*WHAT YOU ARE ASKED TO DO*. The exercise asks you to copy every line below in which "length" appears.

== Segment start ==

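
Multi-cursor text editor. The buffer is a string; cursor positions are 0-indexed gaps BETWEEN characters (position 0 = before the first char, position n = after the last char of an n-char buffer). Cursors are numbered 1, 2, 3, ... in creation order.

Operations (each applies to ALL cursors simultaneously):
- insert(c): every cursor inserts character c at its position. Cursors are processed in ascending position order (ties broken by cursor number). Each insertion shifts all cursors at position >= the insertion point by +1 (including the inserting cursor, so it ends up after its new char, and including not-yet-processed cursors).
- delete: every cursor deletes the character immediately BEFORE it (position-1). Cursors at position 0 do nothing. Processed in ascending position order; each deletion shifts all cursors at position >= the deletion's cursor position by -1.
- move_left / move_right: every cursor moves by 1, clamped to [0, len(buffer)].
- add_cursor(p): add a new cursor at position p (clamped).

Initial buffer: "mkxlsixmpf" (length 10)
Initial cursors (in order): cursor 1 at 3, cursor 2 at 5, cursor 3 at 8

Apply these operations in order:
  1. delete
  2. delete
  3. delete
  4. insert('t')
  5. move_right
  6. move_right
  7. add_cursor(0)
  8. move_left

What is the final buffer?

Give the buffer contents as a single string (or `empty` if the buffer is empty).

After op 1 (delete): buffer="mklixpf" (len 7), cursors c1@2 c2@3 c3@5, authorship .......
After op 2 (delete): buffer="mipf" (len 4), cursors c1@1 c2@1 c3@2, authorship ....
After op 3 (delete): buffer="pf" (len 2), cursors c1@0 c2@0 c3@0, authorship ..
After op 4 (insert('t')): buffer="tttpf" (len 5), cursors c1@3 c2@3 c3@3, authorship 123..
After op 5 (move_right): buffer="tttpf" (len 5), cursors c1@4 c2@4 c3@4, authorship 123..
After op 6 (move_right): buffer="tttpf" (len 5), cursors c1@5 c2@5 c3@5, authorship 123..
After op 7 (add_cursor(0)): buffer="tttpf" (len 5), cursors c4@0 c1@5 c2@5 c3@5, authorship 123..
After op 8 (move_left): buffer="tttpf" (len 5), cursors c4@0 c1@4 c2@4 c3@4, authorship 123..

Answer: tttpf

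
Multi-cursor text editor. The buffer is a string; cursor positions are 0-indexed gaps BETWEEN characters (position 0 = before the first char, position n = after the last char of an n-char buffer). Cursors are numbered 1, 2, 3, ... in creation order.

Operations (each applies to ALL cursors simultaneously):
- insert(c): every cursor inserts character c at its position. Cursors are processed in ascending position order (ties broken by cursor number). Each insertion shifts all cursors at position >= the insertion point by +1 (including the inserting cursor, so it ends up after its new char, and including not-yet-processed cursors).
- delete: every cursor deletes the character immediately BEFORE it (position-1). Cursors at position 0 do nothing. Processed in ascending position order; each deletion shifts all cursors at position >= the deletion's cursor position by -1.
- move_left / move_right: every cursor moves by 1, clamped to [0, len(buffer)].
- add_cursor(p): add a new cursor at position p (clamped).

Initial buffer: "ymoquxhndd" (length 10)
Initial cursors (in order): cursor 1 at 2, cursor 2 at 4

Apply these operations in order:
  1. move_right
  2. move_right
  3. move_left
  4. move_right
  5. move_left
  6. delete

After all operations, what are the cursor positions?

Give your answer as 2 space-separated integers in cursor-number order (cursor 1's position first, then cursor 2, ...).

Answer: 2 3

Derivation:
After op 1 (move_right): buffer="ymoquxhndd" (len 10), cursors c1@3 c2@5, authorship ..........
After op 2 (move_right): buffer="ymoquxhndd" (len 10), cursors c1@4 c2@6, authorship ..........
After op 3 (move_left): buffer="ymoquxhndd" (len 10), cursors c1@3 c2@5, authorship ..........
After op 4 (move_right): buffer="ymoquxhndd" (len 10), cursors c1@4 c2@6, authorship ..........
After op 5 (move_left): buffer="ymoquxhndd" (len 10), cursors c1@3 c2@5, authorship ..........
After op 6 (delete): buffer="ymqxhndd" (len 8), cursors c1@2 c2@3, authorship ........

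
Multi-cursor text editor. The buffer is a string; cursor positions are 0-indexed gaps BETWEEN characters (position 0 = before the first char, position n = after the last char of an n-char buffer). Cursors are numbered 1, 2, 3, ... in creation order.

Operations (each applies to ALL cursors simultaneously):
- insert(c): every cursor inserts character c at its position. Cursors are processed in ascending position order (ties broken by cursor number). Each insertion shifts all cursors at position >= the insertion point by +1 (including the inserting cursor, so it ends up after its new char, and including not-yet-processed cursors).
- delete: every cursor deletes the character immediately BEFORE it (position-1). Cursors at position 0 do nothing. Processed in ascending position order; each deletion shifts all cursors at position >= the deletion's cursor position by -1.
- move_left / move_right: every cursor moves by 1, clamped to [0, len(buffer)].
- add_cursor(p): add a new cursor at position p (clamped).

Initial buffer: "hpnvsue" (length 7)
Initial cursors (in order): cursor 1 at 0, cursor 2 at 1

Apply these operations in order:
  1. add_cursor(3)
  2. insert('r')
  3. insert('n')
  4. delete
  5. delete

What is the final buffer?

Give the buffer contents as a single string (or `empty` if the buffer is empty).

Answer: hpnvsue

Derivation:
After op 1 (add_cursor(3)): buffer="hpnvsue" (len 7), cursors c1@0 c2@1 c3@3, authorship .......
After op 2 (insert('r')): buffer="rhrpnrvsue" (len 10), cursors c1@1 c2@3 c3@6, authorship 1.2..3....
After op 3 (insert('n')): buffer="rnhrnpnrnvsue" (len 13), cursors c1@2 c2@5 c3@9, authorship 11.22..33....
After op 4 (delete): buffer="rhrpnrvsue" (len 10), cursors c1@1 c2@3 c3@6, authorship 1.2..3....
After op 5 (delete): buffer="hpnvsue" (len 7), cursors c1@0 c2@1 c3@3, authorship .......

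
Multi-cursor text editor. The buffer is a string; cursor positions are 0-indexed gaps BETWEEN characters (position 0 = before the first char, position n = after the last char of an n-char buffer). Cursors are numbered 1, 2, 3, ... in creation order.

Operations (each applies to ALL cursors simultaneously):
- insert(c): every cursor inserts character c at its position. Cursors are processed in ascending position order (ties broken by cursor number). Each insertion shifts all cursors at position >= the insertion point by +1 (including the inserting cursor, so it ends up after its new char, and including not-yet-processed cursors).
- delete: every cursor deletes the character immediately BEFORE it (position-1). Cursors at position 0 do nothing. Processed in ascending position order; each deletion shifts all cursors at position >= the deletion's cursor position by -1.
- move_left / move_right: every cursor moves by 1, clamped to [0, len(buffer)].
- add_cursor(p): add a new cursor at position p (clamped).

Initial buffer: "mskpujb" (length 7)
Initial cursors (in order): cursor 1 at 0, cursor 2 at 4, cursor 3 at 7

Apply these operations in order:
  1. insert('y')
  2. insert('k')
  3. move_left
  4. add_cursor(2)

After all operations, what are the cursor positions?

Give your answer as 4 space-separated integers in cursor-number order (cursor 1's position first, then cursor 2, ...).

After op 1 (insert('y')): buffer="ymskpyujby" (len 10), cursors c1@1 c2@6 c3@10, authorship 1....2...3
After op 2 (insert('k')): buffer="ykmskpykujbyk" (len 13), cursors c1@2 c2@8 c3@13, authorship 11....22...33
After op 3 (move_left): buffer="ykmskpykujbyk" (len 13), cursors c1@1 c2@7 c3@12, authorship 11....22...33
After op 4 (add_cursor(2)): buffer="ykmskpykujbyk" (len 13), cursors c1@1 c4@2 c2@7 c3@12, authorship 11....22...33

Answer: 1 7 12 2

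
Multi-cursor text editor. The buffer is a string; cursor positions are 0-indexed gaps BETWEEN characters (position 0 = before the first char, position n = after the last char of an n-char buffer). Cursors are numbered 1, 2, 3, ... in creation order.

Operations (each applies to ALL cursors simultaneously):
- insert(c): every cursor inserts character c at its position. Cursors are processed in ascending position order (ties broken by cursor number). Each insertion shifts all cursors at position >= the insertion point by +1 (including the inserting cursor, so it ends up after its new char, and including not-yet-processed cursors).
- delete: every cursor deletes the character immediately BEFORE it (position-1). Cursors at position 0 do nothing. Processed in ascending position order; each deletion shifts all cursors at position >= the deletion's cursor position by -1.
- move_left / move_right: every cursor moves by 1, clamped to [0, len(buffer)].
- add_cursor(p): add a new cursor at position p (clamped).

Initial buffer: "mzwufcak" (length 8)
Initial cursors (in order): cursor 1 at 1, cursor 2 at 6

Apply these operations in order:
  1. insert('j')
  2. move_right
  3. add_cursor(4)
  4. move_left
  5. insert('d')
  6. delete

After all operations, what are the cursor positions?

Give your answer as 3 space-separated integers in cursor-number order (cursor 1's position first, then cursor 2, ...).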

== Segment end ==
== Segment start ==

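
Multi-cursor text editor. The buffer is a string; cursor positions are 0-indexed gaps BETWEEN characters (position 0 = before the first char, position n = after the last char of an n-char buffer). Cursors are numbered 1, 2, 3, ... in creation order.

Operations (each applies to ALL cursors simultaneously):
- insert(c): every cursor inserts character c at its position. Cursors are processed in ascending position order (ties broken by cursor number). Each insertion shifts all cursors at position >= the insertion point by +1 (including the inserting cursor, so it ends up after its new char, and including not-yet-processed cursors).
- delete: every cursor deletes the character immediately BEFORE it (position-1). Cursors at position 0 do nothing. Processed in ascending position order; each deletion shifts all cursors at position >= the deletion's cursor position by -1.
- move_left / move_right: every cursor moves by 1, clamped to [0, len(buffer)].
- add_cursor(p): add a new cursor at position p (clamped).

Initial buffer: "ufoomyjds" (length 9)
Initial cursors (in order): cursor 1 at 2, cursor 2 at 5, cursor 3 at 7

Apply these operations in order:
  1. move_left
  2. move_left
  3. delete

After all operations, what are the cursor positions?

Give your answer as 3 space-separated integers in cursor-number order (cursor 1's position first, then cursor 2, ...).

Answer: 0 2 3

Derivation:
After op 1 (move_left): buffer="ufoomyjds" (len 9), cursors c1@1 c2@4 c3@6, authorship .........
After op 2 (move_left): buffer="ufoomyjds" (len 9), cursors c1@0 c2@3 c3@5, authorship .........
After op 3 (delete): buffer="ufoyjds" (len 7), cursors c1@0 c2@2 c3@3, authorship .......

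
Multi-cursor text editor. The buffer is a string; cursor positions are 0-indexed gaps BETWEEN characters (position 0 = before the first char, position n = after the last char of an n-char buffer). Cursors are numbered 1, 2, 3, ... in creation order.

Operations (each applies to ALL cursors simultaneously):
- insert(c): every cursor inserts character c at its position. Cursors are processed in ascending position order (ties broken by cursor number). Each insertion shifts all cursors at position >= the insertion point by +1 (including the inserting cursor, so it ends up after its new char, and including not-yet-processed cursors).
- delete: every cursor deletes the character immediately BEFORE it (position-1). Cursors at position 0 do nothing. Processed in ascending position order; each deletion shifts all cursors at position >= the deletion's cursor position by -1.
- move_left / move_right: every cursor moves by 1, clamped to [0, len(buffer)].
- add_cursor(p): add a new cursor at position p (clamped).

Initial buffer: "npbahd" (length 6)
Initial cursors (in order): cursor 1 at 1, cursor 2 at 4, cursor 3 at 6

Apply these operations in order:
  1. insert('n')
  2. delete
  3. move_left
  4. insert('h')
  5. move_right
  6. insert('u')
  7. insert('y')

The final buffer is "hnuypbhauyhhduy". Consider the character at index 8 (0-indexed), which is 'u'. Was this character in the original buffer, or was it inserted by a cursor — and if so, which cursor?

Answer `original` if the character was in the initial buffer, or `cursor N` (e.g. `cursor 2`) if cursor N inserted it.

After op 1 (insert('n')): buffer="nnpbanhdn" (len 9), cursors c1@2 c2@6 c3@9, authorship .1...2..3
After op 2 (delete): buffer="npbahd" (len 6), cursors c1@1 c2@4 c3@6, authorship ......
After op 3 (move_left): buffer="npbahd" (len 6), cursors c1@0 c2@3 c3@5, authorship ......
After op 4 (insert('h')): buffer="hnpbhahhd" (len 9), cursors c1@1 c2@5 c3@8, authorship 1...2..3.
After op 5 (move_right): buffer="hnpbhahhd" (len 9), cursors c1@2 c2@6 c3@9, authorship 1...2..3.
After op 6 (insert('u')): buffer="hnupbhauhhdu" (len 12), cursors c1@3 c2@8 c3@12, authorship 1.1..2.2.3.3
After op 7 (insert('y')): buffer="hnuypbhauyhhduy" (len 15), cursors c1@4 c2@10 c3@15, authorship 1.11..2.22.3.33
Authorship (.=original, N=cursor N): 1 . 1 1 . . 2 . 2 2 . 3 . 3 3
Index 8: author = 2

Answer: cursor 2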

== Segment end ==

*SOLVED EXERCISE*.
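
Initial buffer: "mkxlsixmpf" (length 10)
Initial buffer: "ymoquxhndd" (length 10)
Initial buffer: "hpnvsue" (length 7)
Initial buffer: "mskpujb" (length 7)
Initial buffer: "mzwufcak" (length 8)
Initial buffer: "ufoomyjds" (length 9)
Initial buffer: "npbahd" (length 6)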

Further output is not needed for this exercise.